__WORK TO BE COMPLETED__: Each line at or after the one containing "T1: translate by (-6, 6)" should be transcribed exactly, up to and including the final line of the data.

__STUDY MATERIAL__:
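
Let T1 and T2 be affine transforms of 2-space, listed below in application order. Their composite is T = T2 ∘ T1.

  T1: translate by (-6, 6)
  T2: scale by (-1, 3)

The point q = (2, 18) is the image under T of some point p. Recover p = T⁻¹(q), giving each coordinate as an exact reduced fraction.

p = (4, 0)

T1 = [1 0 -6; 0 1 6; 0 0 1]
T2·T1 = [-1 0 6; 0 3 18; 0 0 1]
det M = -3; M⁻¹ = [-1 0 6; 0 1/3 -6; 0 0 1]
M⁻¹ · (2, 18)ᵀ = (4, 0)ᵀ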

__ANSWER TO THIS EXERCISE__:
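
  T1: translate by (-6, 6)
  T2: scale by (-1, 3)

The point q = (2, 18) is the image under T of some point p. Recover p = T⁻¹(q), giving each coordinate as an exact reduced fraction.

p = (4, 0)

T1 = [1 0 -6; 0 1 6; 0 0 1]
T2·T1 = [-1 0 6; 0 3 18; 0 0 1]
det M = -3; M⁻¹ = [-1 0 6; 0 1/3 -6; 0 0 1]
M⁻¹ · (2, 18)ᵀ = (4, 0)ᵀ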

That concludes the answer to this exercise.